_WHAT TO PRODUCE:_
Return only the tail of the data below, word for word: the line with "What is the limit of (6*z" and each line after it through the final one.

---

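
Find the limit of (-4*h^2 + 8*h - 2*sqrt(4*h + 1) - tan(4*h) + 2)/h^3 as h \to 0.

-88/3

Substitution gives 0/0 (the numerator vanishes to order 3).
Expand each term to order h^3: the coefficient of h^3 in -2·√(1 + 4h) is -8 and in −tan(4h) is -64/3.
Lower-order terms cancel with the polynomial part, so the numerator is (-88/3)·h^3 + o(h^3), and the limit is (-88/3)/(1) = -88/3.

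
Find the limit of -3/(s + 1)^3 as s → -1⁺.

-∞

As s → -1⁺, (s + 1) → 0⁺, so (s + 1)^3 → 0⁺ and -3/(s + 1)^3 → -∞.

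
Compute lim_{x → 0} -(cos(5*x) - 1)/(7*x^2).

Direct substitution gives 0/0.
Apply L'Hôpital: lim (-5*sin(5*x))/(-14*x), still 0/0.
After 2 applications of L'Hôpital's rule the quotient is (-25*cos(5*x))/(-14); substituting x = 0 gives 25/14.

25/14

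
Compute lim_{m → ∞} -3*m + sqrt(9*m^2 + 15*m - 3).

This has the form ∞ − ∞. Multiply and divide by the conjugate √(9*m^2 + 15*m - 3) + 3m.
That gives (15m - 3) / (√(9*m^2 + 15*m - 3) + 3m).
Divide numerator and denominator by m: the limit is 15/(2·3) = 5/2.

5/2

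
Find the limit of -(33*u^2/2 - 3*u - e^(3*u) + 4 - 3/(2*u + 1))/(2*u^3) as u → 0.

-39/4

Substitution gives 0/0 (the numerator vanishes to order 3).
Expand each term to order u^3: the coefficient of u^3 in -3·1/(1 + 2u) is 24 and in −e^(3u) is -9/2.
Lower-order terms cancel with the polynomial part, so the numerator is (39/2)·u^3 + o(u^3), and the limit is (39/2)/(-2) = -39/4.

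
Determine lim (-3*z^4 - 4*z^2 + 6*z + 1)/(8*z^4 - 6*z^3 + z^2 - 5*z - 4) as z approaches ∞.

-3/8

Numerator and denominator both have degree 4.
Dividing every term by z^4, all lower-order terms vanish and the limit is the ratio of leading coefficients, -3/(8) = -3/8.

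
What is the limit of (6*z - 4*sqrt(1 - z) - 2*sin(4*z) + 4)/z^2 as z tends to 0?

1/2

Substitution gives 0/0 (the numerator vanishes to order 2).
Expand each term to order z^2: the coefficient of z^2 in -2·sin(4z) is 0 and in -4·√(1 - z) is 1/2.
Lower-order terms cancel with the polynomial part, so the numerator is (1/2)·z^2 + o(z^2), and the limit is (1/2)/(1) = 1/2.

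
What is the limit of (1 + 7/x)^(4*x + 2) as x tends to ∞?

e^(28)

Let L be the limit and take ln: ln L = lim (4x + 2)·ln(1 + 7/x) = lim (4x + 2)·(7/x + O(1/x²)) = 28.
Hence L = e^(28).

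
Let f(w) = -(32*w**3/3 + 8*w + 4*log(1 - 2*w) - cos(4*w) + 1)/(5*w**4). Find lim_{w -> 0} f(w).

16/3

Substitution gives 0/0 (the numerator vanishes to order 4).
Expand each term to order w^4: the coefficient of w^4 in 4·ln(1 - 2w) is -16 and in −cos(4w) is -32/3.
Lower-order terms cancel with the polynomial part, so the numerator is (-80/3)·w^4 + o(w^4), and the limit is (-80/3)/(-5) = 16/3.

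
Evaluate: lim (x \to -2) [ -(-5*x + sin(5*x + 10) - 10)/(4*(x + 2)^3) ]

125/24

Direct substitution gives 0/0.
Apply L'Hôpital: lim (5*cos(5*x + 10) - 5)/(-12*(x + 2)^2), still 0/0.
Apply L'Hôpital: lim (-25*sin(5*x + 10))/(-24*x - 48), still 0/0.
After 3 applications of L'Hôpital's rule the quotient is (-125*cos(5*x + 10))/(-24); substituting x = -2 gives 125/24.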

---

_ANSWER FOR THE TASK:_
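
What is the limit of (6*z - 4*sqrt(1 - z) - 2*sin(4*z) + 4)/z^2 as z tends to 0?

1/2

Substitution gives 0/0 (the numerator vanishes to order 2).
Expand each term to order z^2: the coefficient of z^2 in -2·sin(4z) is 0 and in -4·√(1 - z) is 1/2.
Lower-order terms cancel with the polynomial part, so the numerator is (1/2)·z^2 + o(z^2), and the limit is (1/2)/(1) = 1/2.

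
What is the limit of (1 + 7/x)^(4*x + 2) as x tends to ∞?

e^(28)

Let L be the limit and take ln: ln L = lim (4x + 2)·ln(1 + 7/x) = lim (4x + 2)·(7/x + O(1/x²)) = 28.
Hence L = e^(28).

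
Let f(w) = -(32*w**3/3 + 8*w + 4*log(1 - 2*w) - cos(4*w) + 1)/(5*w**4). Find lim_{w -> 0} f(w).

16/3

Substitution gives 0/0 (the numerator vanishes to order 4).
Expand each term to order w^4: the coefficient of w^4 in 4·ln(1 - 2w) is -16 and in −cos(4w) is -32/3.
Lower-order terms cancel with the polynomial part, so the numerator is (-80/3)·w^4 + o(w^4), and the limit is (-80/3)/(-5) = 16/3.

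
Evaluate: lim (x \to -2) [ -(-5*x + sin(5*x + 10) - 10)/(4*(x + 2)^3) ]

125/24

Direct substitution gives 0/0.
Apply L'Hôpital: lim (5*cos(5*x + 10) - 5)/(-12*(x + 2)^2), still 0/0.
Apply L'Hôpital: lim (-25*sin(5*x + 10))/(-24*x - 48), still 0/0.
After 3 applications of L'Hôpital's rule the quotient is (-125*cos(5*x + 10))/(-24); substituting x = -2 gives 125/24.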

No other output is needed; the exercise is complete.